==== Information given

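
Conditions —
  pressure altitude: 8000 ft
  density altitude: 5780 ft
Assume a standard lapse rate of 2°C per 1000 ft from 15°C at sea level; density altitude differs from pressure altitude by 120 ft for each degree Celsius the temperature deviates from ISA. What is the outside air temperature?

-19.5°C

Density altitude − pressure altitude = 5780 − 8000 = -2220 ft.
At 120 ft/°C that is an ISA deviation of -2220/120 = -18.5°C.
ISA temperature at 8000 ft = 15 − 2 × (8000/1000) = -1°C.
OAT = ISA + deviation = -1 + (-18.5) = -19.5°C.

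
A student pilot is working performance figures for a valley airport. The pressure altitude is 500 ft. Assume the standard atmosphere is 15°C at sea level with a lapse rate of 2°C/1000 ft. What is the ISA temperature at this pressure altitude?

14°C

ISA temperature = 15 − 2 × (500/1000) = 15 − 1 = 14°C.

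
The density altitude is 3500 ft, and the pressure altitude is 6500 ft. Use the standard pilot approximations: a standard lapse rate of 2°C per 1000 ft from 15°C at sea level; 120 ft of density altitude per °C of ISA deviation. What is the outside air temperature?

-23°C

Density altitude − pressure altitude = 3500 − 6500 = -3000 ft.
At 120 ft/°C that is an ISA deviation of -3000/120 = -25°C.
ISA temperature at 6500 ft = 15 − 2 × (6500/1000) = 2°C.
OAT = ISA + deviation = 2 + (-25) = -23°C.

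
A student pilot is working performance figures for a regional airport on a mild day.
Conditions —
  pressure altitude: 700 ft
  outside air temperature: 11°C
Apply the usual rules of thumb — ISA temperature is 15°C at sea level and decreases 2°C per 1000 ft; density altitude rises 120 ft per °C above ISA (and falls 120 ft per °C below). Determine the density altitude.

388 ft

ISA temperature at 700 ft = 15 − 2 × (700/1000) = 13.6°C.
ISA deviation = 11 − 13.6 = -2.6°C.
Density altitude = 700 + 120 × (-2.6) = 700 + (-312) = 388 ft.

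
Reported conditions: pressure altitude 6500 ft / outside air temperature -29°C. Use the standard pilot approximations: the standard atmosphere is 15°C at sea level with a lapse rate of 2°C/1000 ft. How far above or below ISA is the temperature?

ISA-31°C

ISA temperature at 6500 ft = 15 − 2 × (6500/1000) = 2°C.
Deviation = OAT − ISA = -29 − 2 = -31°C.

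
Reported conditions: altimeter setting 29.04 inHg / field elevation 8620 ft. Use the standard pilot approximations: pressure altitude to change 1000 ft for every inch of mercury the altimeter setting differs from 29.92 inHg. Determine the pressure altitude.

Pressure correction = (29.92 − 29.04) × 1000 = +880 ft.
Pressure altitude = 8620 + (+880) = 9500 ft.

9500 ft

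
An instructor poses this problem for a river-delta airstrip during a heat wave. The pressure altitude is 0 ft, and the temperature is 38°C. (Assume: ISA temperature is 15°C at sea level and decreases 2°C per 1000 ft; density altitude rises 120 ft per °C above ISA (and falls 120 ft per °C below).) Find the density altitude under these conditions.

2760 ft

ISA temperature at 0 ft = 15 − 2 × (0/1000) = 15°C.
ISA deviation = 38 − 15 = +23°C.
Density altitude = 0 + 120 × (23) = 0 + (+2760) = 2760 ft.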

========

What to do | For this exercise, give the entries above again with no difference at all.

Reply to the exercise |
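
Conditions —
  pressure altitude: 8000 ft
  density altitude: 5780 ft
Assume a standard lapse rate of 2°C per 1000 ft from 15°C at sea level; density altitude differs from pressure altitude by 120 ft for each degree Celsius the temperature deviates from ISA. What is the outside air temperature?

-19.5°C

Density altitude − pressure altitude = 5780 − 8000 = -2220 ft.
At 120 ft/°C that is an ISA deviation of -2220/120 = -18.5°C.
ISA temperature at 8000 ft = 15 − 2 × (8000/1000) = -1°C.
OAT = ISA + deviation = -1 + (-18.5) = -19.5°C.

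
A student pilot is working performance figures for a valley airport. The pressure altitude is 500 ft. Assume the standard atmosphere is 15°C at sea level with a lapse rate of 2°C/1000 ft. What is the ISA temperature at this pressure altitude?

14°C

ISA temperature = 15 − 2 × (500/1000) = 15 − 1 = 14°C.

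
The density altitude is 3500 ft, and the pressure altitude is 6500 ft. Use the standard pilot approximations: a standard lapse rate of 2°C per 1000 ft from 15°C at sea level; 120 ft of density altitude per °C of ISA deviation. What is the outside air temperature?

-23°C

Density altitude − pressure altitude = 3500 − 6500 = -3000 ft.
At 120 ft/°C that is an ISA deviation of -3000/120 = -25°C.
ISA temperature at 6500 ft = 15 − 2 × (6500/1000) = 2°C.
OAT = ISA + deviation = 2 + (-25) = -23°C.

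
A student pilot is working performance figures for a regional airport on a mild day.
Conditions —
  pressure altitude: 700 ft
  outside air temperature: 11°C
Apply the usual rules of thumb — ISA temperature is 15°C at sea level and decreases 2°C per 1000 ft; density altitude rises 120 ft per °C above ISA (and falls 120 ft per °C below). Determine the density altitude.

388 ft

ISA temperature at 700 ft = 15 − 2 × (700/1000) = 13.6°C.
ISA deviation = 11 − 13.6 = -2.6°C.
Density altitude = 700 + 120 × (-2.6) = 700 + (-312) = 388 ft.

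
Reported conditions: pressure altitude 6500 ft / outside air temperature -29°C. Use the standard pilot approximations: the standard atmosphere is 15°C at sea level with a lapse rate of 2°C/1000 ft. How far above or below ISA is the temperature?

ISA-31°C

ISA temperature at 6500 ft = 15 − 2 × (6500/1000) = 2°C.
Deviation = OAT − ISA = -29 − 2 = -31°C.

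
Reported conditions: altimeter setting 29.04 inHg / field elevation 8620 ft. Use the standard pilot approximations: pressure altitude to change 1000 ft for every inch of mercury the altimeter setting differs from 29.92 inHg. Determine the pressure altitude.

Pressure correction = (29.92 − 29.04) × 1000 = +880 ft.
Pressure altitude = 8620 + (+880) = 9500 ft.

9500 ft

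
An instructor poses this problem for a river-delta airstrip during a heat wave. The pressure altitude is 0 ft, and the temperature is 38°C. (Assume: ISA temperature is 15°C at sea level and decreases 2°C per 1000 ft; density altitude rises 120 ft per °C above ISA (and falls 120 ft per °C below).) Find the density altitude under these conditions.

2760 ft

ISA temperature at 0 ft = 15 − 2 × (0/1000) = 15°C.
ISA deviation = 38 − 15 = +23°C.
Density altitude = 0 + 120 × (23) = 0 + (+2760) = 2760 ft.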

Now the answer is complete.